**Task prompt**. Transcribe exactly the line that contains "What is the" and every line after it to the end of the entries, and nothing more.

--- Task inputs Enclosed Below ---

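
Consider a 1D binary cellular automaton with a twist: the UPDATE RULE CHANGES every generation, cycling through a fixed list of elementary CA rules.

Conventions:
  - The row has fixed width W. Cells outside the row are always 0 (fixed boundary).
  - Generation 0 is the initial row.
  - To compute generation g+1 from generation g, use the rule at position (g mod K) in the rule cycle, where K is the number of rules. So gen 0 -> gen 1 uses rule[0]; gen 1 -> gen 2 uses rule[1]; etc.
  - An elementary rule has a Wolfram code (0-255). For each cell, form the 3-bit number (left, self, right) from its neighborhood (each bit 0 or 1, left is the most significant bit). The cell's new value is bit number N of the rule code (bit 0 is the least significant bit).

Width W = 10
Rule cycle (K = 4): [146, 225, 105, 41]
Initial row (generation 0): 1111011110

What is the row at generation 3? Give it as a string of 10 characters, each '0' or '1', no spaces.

Gen 0: 1111011110
Gen 1 (rule 146): 0110001101
Gen 2 (rule 225): 0010100110
Gen 3 (rule 105): 1001000110

Answer: 1001000110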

--- End of Enclosed Task inputs ---

**Answer to this problem**.
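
What is the row at generation 3? Give it as a string of 10 characters, each '0' or '1', no spaces.

Gen 0: 1111011110
Gen 1 (rule 146): 0110001101
Gen 2 (rule 225): 0010100110
Gen 3 (rule 105): 1001000110

Answer: 1001000110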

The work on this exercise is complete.